(Records contained in a dataset)
● ● ●

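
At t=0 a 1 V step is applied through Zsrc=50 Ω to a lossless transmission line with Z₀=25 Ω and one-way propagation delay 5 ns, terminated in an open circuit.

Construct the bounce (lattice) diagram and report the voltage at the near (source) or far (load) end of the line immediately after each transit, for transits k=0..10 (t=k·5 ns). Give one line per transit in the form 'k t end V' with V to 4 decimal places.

0 0 source 0.3333
1 5 load 0.6667
2 10 source 0.7778
3 15 load 0.8889
4 20 source 0.9259
5 25 load 0.9630
6 30 source 0.9753
7 35 load 0.9877
8 40 source 0.9918
9 45 load 0.9959
10 50 source 0.9973

Γ_L=1.000000, Γ_S=0.333333; launch V₁=1·25/75=0.333333
k=0 src: V=0.3333
k=1 load: inc=0.333333, refl=0.333333·1.000000=0.3333; V=0.000000+0.333333+0.333333=0.6667
k=2 src: inc=0.333333, refl=0.333333·0.333333=0.1111; V=0.333333+0.333333+0.111111=0.7778
k=3 load: inc=0.111111, refl=0.111111·1.000000=0.1111; V=0.666667+0.111111+0.111111=0.8889
k=4 src: inc=0.111111, refl=0.111111·0.333333=0.0370; V=0.777778+0.111111+0.037037=0.9259
k=5 load: inc=0.037037, refl=0.037037·1.000000=0.0370; V=0.888889+0.037037+0.037037=0.9630
k=6 src: inc=0.037037, refl=0.037037·0.333333=0.0123; V=0.925926+0.037037+0.012346=0.9753
k=7 load: inc=0.012346, refl=0.012346·1.000000=0.0123; V=0.962963+0.012346+0.012346=0.9877
k=8 src: inc=0.012346, refl=0.012346·0.333333=0.0041; V=0.975309+0.012346+0.004115=0.9918
k=9 load: inc=0.004115, refl=0.004115·1.000000=0.0041; V=0.987654+0.004115+0.004115=0.9959
k=10 src: inc=0.004115, refl=0.004115·0.333333=0.0014; V=0.991770+0.004115+0.001372=0.9973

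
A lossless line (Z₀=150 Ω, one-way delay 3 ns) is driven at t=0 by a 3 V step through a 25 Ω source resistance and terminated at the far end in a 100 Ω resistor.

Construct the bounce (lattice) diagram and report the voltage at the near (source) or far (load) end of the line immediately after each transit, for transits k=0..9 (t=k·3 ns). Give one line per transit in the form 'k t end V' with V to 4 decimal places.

Γ_L=-0.200000, Γ_S=-0.714286; launch V₁=3·150/175=2.571429
k=0 src: V=2.5714
k=1 load: inc=2.571429, refl=2.571429·-0.200000=-0.5143; V=0.000000+2.571429+-0.514286=2.0571
k=2 src: inc=-0.514286, refl=-0.514286·-0.714286=0.3673; V=2.571429+-0.514286+0.367347=2.4245
k=3 load: inc=0.367347, refl=0.367347·-0.200000=-0.0735; V=2.057143+0.367347+-0.073469=2.3510
k=4 src: inc=-0.073469, refl=-0.073469·-0.714286=0.0525; V=2.424490+-0.073469+0.052478=2.4035
k=5 load: inc=0.052478, refl=0.052478·-0.200000=-0.0105; V=2.351020+0.052478+-0.010496=2.3930
k=6 src: inc=-0.010496, refl=-0.010496·-0.714286=0.0075; V=2.403499+-0.010496+0.007497=2.4005
k=7 load: inc=0.007497, refl=0.007497·-0.200000=-0.0015; V=2.393003+0.007497+-0.001499=2.3990
k=8 src: inc=-0.001499, refl=-0.001499·-0.714286=0.0011; V=2.400500+-0.001499+0.001071=2.4001
k=9 load: inc=0.001071, refl=0.001071·-0.200000=-0.0002; V=2.399000+0.001071+-0.000214=2.3999

0 0 source 2.5714
1 3 load 2.0571
2 6 source 2.4245
3 9 load 2.3510
4 12 source 2.4035
5 15 load 2.3930
6 18 source 2.4005
7 21 load 2.3990
8 24 source 2.4001
9 27 load 2.3999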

● ● ●

WORK ORDER >>
Reproduce every line of the data exactly as it was written.

ANSWER SPACE >>
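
At t=0 a 1 V step is applied through Zsrc=50 Ω to a lossless transmission line with Z₀=25 Ω and one-way propagation delay 5 ns, terminated in an open circuit.

Construct the bounce (lattice) diagram and report the voltage at the near (source) or far (load) end of the line immediately after each transit, for transits k=0..10 (t=k·5 ns). Give one line per transit in the form 'k t end V' with V to 4 decimal places.

0 0 source 0.3333
1 5 load 0.6667
2 10 source 0.7778
3 15 load 0.8889
4 20 source 0.9259
5 25 load 0.9630
6 30 source 0.9753
7 35 load 0.9877
8 40 source 0.9918
9 45 load 0.9959
10 50 source 0.9973

Γ_L=1.000000, Γ_S=0.333333; launch V₁=1·25/75=0.333333
k=0 src: V=0.3333
k=1 load: inc=0.333333, refl=0.333333·1.000000=0.3333; V=0.000000+0.333333+0.333333=0.6667
k=2 src: inc=0.333333, refl=0.333333·0.333333=0.1111; V=0.333333+0.333333+0.111111=0.7778
k=3 load: inc=0.111111, refl=0.111111·1.000000=0.1111; V=0.666667+0.111111+0.111111=0.8889
k=4 src: inc=0.111111, refl=0.111111·0.333333=0.0370; V=0.777778+0.111111+0.037037=0.9259
k=5 load: inc=0.037037, refl=0.037037·1.000000=0.0370; V=0.888889+0.037037+0.037037=0.9630
k=6 src: inc=0.037037, refl=0.037037·0.333333=0.0123; V=0.925926+0.037037+0.012346=0.9753
k=7 load: inc=0.012346, refl=0.012346·1.000000=0.0123; V=0.962963+0.012346+0.012346=0.9877
k=8 src: inc=0.012346, refl=0.012346·0.333333=0.0041; V=0.975309+0.012346+0.004115=0.9918
k=9 load: inc=0.004115, refl=0.004115·1.000000=0.0041; V=0.987654+0.004115+0.004115=0.9959
k=10 src: inc=0.004115, refl=0.004115·0.333333=0.0014; V=0.991770+0.004115+0.001372=0.9973

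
A lossless line (Z₀=150 Ω, one-way delay 3 ns) is driven at t=0 by a 3 V step through a 25 Ω source resistance and terminated at the far end in a 100 Ω resistor.

Construct the bounce (lattice) diagram and report the voltage at the near (source) or far (load) end of the line immediately after each transit, for transits k=0..9 (t=k·3 ns). Give one line per transit in the form 'k t end V' with V to 4 decimal places.

Γ_L=-0.200000, Γ_S=-0.714286; launch V₁=3·150/175=2.571429
k=0 src: V=2.5714
k=1 load: inc=2.571429, refl=2.571429·-0.200000=-0.5143; V=0.000000+2.571429+-0.514286=2.0571
k=2 src: inc=-0.514286, refl=-0.514286·-0.714286=0.3673; V=2.571429+-0.514286+0.367347=2.4245
k=3 load: inc=0.367347, refl=0.367347·-0.200000=-0.0735; V=2.057143+0.367347+-0.073469=2.3510
k=4 src: inc=-0.073469, refl=-0.073469·-0.714286=0.0525; V=2.424490+-0.073469+0.052478=2.4035
k=5 load: inc=0.052478, refl=0.052478·-0.200000=-0.0105; V=2.351020+0.052478+-0.010496=2.3930
k=6 src: inc=-0.010496, refl=-0.010496·-0.714286=0.0075; V=2.403499+-0.010496+0.007497=2.4005
k=7 load: inc=0.007497, refl=0.007497·-0.200000=-0.0015; V=2.393003+0.007497+-0.001499=2.3990
k=8 src: inc=-0.001499, refl=-0.001499·-0.714286=0.0011; V=2.400500+-0.001499+0.001071=2.4001
k=9 load: inc=0.001071, refl=0.001071·-0.200000=-0.0002; V=2.399000+0.001071+-0.000214=2.3999

0 0 source 2.5714
1 3 load 2.0571
2 6 source 2.4245
3 9 load 2.3510
4 12 source 2.4035
5 15 load 2.3930
6 18 source 2.4005
7 21 load 2.3990
8 24 source 2.4001
9 27 load 2.3999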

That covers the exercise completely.